(Task material begins)

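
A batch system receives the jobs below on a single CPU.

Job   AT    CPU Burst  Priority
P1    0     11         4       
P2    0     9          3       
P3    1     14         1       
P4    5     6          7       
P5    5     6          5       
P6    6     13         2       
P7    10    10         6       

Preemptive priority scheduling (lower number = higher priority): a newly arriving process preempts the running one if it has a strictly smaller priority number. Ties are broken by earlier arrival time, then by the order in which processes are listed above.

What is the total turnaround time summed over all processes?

284

Gantt: | P2 0-1 | P3 1-15 | P6 15-28 | P2 28-36 | P1 36-47 | P5 47-53 | P7 53-63 | P4 63-69 |
Completion: P1=47  P2=36  P3=15  P4=69  P5=53  P6=28  P7=63
Turnaround (C−A): P1=47  P2=36  P3=14  P4=64  P5=48  P6=22  P7=53
Turnaround = completion − arrival: P1=47, P2=36, P3=14, P4=64, P5=48, P6=22, P7=53
Total turnaround = 47 + 36 + 14 + 64 + 48 + 22 + 53 = 284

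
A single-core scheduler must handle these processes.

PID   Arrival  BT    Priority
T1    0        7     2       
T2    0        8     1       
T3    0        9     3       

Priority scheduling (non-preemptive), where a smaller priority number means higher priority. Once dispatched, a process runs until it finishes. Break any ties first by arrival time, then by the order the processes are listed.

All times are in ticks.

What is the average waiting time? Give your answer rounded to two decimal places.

Timeline: | T2 0-8 | T1 8-15 | T3 15-24 |
Completion: T1=15  T2=8  T3=24
Waiting times: T1=8, T2=0, T3=15
Average waiting = (8+0+15) / 3 = 23/3 = 7.67

7.67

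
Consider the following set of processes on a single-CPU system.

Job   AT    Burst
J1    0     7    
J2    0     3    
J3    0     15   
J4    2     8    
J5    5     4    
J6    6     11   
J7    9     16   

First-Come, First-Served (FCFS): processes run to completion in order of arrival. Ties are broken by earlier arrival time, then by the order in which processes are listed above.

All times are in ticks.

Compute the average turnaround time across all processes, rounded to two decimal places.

28.86

Timeline: | J1 0-7 | J2 7-10 | J3 10-25 | J4 25-33 | J5 33-37 | J6 37-48 | J7 48-64 |
Completion: J1=7  J2=10  J3=25  J4=33  J5=37  J6=48  J7=64
Turnaround times: J1=7, J2=10, J3=25, J4=31, J5=32, J6=42, J7=55
Average turnaround = (7+10+25+31+32+42+55) / 7 = 202/7 = 28.86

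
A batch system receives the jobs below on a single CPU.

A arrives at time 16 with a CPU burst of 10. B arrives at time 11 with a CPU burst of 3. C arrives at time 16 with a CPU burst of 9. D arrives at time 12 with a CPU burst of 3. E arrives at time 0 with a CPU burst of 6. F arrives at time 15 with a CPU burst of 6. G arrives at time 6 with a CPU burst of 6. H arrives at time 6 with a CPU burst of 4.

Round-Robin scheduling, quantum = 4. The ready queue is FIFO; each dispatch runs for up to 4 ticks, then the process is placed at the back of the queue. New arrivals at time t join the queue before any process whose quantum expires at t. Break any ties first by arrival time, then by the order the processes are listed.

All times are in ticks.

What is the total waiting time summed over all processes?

77

Gantt: | E 0-6 | G 6-10 | H 10-14 | G 14-16 | B 16-19 | D 19-22 | F 22-26 | A 26-30 | C 30-34 | F 34-36 | A 36-40 | C 40-44 | A 44-46 | C 46-47 |
Completion: A=46  B=19  C=47  D=22  E=6  F=36  G=16  H=14
Turnaround (C−A): A=30  B=8  C=31  D=10  E=6  F=21  G=10  H=8
Waiting = turnaround − burst: A=20, B=5, C=22, D=7, E=0, F=15, G=4, H=4
Total waiting = 20 + 5 + 22 + 7 + 0 + 15 + 4 + 4 = 77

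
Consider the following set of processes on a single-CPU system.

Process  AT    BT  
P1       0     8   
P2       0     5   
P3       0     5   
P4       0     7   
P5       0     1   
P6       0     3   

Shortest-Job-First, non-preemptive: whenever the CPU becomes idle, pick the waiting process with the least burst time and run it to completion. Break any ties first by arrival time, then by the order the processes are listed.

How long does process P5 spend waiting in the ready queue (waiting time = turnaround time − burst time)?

0

Gantt: | P5 0-1 | P6 1-4 | P2 4-9 | P3 9-14 | P4 14-21 | P1 21-29 |
Completion: P1=29  P2=9  P3=14  P4=21  P5=1  P6=4
Turnaround (C−A): P1=29  P2=9  P3=14  P4=21  P5=1  P6=4
Waiting(P5) = turnaround − burst = 1 − 1 = 0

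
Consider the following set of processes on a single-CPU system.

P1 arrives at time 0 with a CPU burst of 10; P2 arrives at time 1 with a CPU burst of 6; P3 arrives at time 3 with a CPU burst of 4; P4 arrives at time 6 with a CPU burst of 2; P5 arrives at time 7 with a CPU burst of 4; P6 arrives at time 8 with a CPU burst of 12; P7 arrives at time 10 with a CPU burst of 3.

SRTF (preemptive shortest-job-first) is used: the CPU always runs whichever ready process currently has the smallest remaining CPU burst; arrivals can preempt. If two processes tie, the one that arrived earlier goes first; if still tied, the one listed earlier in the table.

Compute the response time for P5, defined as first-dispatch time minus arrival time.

Schedule: | P1 0-1 | P2 1-7 | P4 7-9 | P3 9-13 | P7 13-16 | P5 16-20 | P1 20-29 | P6 29-41 |
Completion: P1=29  P2=7  P3=13  P4=9  P5=20  P6=41  P7=16
Turnaround (C−A): P1=29  P2=6  P3=10  P4=3  P5=13  P6=33  P7=6
Response(P5) = first start − arrival = 16 − 7 = 9

9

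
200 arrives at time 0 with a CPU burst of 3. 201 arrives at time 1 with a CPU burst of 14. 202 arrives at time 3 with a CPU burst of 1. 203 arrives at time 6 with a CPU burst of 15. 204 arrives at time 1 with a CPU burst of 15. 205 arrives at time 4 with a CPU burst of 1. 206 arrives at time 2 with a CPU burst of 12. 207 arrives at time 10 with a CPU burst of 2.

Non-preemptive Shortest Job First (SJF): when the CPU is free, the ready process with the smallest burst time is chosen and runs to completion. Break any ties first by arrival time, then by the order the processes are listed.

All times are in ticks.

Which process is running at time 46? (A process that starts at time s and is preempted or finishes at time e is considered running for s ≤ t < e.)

204

Timeline: | 200 0-3 | 202 3-4 | 205 4-5 | 206 5-17 | 207 17-19 | 201 19-33 | 204 33-48 | 203 48-63 |
Completion: 200=3  201=33  202=4  203=63  204=48  205=5  206=17  207=19
Turnaround (C−A): 200=3  201=32  202=1  203=57  204=47  205=1  206=15  207=9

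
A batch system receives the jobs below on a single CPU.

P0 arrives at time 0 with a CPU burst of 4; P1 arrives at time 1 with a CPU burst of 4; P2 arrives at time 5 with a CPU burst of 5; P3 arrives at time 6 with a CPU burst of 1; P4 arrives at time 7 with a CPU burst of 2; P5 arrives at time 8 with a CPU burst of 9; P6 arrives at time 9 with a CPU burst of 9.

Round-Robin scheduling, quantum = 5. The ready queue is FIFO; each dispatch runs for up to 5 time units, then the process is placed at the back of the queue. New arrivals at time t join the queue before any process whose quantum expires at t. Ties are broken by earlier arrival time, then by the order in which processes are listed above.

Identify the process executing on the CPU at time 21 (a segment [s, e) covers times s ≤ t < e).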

(Task material ends)

Exercise details » An exact copy of every entry is what's needed, so retype them all.

Result for this exercise »
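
A batch system receives the jobs below on a single CPU.

Job   AT    CPU Burst  Priority
P1    0     11         4       
P2    0     9          3       
P3    1     14         1       
P4    5     6          7       
P5    5     6          5       
P6    6     13         2       
P7    10    10         6       

Preemptive priority scheduling (lower number = higher priority): a newly arriving process preempts the running one if it has a strictly smaller priority number. Ties are broken by earlier arrival time, then by the order in which processes are listed above.

What is the total turnaround time summed over all processes?

284

Gantt: | P2 0-1 | P3 1-15 | P6 15-28 | P2 28-36 | P1 36-47 | P5 47-53 | P7 53-63 | P4 63-69 |
Completion: P1=47  P2=36  P3=15  P4=69  P5=53  P6=28  P7=63
Turnaround (C−A): P1=47  P2=36  P3=14  P4=64  P5=48  P6=22  P7=53
Turnaround = completion − arrival: P1=47, P2=36, P3=14, P4=64, P5=48, P6=22, P7=53
Total turnaround = 47 + 36 + 14 + 64 + 48 + 22 + 53 = 284

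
A single-core scheduler must handle these processes.

PID   Arrival  BT    Priority
T1    0        7     2       
T2    0        8     1       
T3    0        9     3       

Priority scheduling (non-preemptive), where a smaller priority number means higher priority. Once dispatched, a process runs until it finishes. Break any ties first by arrival time, then by the order the processes are listed.

All times are in ticks.

What is the average waiting time? Give your answer rounded to two decimal places.

Timeline: | T2 0-8 | T1 8-15 | T3 15-24 |
Completion: T1=15  T2=8  T3=24
Waiting times: T1=8, T2=0, T3=15
Average waiting = (8+0+15) / 3 = 23/3 = 7.67

7.67

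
Consider the following set of processes on a single-CPU system.

Job   AT    Burst
J1    0     7    
J2    0     3    
J3    0     15   
J4    2     8    
J5    5     4    
J6    6     11   
J7    9     16   

First-Come, First-Served (FCFS): processes run to completion in order of arrival. Ties are broken by earlier arrival time, then by the order in which processes are listed above.

All times are in ticks.

Compute the average turnaround time across all processes, rounded to two decimal places.

28.86

Timeline: | J1 0-7 | J2 7-10 | J3 10-25 | J4 25-33 | J5 33-37 | J6 37-48 | J7 48-64 |
Completion: J1=7  J2=10  J3=25  J4=33  J5=37  J6=48  J7=64
Turnaround times: J1=7, J2=10, J3=25, J4=31, J5=32, J6=42, J7=55
Average turnaround = (7+10+25+31+32+42+55) / 7 = 202/7 = 28.86

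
A batch system receives the jobs below on a single CPU.

A arrives at time 16 with a CPU burst of 10. B arrives at time 11 with a CPU burst of 3. C arrives at time 16 with a CPU burst of 9. D arrives at time 12 with a CPU burst of 3. E arrives at time 0 with a CPU burst of 6. F arrives at time 15 with a CPU burst of 6. G arrives at time 6 with a CPU burst of 6. H arrives at time 6 with a CPU burst of 4.

Round-Robin scheduling, quantum = 4. The ready queue is FIFO; each dispatch runs for up to 4 ticks, then the process is placed at the back of the queue. New arrivals at time t join the queue before any process whose quantum expires at t. Break any ties first by arrival time, then by the order the processes are listed.

All times are in ticks.

What is the total waiting time summed over all processes?

77

Gantt: | E 0-6 | G 6-10 | H 10-14 | G 14-16 | B 16-19 | D 19-22 | F 22-26 | A 26-30 | C 30-34 | F 34-36 | A 36-40 | C 40-44 | A 44-46 | C 46-47 |
Completion: A=46  B=19  C=47  D=22  E=6  F=36  G=16  H=14
Turnaround (C−A): A=30  B=8  C=31  D=10  E=6  F=21  G=10  H=8
Waiting = turnaround − burst: A=20, B=5, C=22, D=7, E=0, F=15, G=4, H=4
Total waiting = 20 + 5 + 22 + 7 + 0 + 15 + 4 + 4 = 77

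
Consider the following set of processes on a single-CPU system.

Process  AT    BT  
P1       0     8   
P2       0     5   
P3       0     5   
P4       0     7   
P5       0     1   
P6       0     3   

Shortest-Job-First, non-preemptive: whenever the CPU becomes idle, pick the waiting process with the least burst time and run it to completion. Break any ties first by arrival time, then by the order the processes are listed.

How long does process P5 spend waiting in the ready queue (waiting time = turnaround time − burst time)?

0

Gantt: | P5 0-1 | P6 1-4 | P2 4-9 | P3 9-14 | P4 14-21 | P1 21-29 |
Completion: P1=29  P2=9  P3=14  P4=21  P5=1  P6=4
Turnaround (C−A): P1=29  P2=9  P3=14  P4=21  P5=1  P6=4
Waiting(P5) = turnaround − burst = 1 − 1 = 0

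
Consider the following set of processes on a single-CPU system.

P1 arrives at time 0 with a CPU burst of 10; P2 arrives at time 1 with a CPU burst of 6; P3 arrives at time 3 with a CPU burst of 4; P4 arrives at time 6 with a CPU burst of 2; P5 arrives at time 7 with a CPU burst of 4; P6 arrives at time 8 with a CPU burst of 12; P7 arrives at time 10 with a CPU burst of 3.

SRTF (preemptive shortest-job-first) is used: the CPU always runs whichever ready process currently has the smallest remaining CPU burst; arrivals can preempt. If two processes tie, the one that arrived earlier goes first; if still tied, the one listed earlier in the table.

Compute the response time for P5, defined as first-dispatch time minus arrival time.

Schedule: | P1 0-1 | P2 1-7 | P4 7-9 | P3 9-13 | P7 13-16 | P5 16-20 | P1 20-29 | P6 29-41 |
Completion: P1=29  P2=7  P3=13  P4=9  P5=20  P6=41  P7=16
Turnaround (C−A): P1=29  P2=6  P3=10  P4=3  P5=13  P6=33  P7=6
Response(P5) = first start − arrival = 16 − 7 = 9

9

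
200 arrives at time 0 with a CPU burst of 3. 201 arrives at time 1 with a CPU burst of 14. 202 arrives at time 3 with a CPU burst of 1. 203 arrives at time 6 with a CPU burst of 15. 204 arrives at time 1 with a CPU burst of 15. 205 arrives at time 4 with a CPU burst of 1. 206 arrives at time 2 with a CPU burst of 12. 207 arrives at time 10 with a CPU burst of 2.

Non-preemptive Shortest Job First (SJF): when the CPU is free, the ready process with the smallest burst time is chosen and runs to completion. Break any ties first by arrival time, then by the order the processes are listed.

All times are in ticks.

Which process is running at time 46? (A process that starts at time s and is preempted or finishes at time e is considered running for s ≤ t < e.)

204

Timeline: | 200 0-3 | 202 3-4 | 205 4-5 | 206 5-17 | 207 17-19 | 201 19-33 | 204 33-48 | 203 48-63 |
Completion: 200=3  201=33  202=4  203=63  204=48  205=5  206=17  207=19
Turnaround (C−A): 200=3  201=32  202=1  203=57  204=47  205=1  206=15  207=9

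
A batch system receives the jobs below on a single CPU.

P0 arrives at time 0 with a CPU burst of 4; P1 arrives at time 1 with a CPU burst of 4; P2 arrives at time 5 with a CPU burst of 5; P3 arrives at time 6 with a CPU burst of 1; P4 arrives at time 7 with a CPU burst of 2; P5 arrives at time 8 with a CPU burst of 9; P6 arrives at time 9 with a CPU burst of 9.

Round-Robin scheduling, quantum = 5. The ready queue is FIFO; each dispatch runs for up to 5 time units, then the process is placed at the back of the queue. New arrivals at time t join the queue before any process whose quantum expires at t. Ties are broken by earlier arrival time, then by the order in which processes are listed above.

Identify the process executing on the CPU at time 21 (a segment [s, e) covers times s ≤ t < e).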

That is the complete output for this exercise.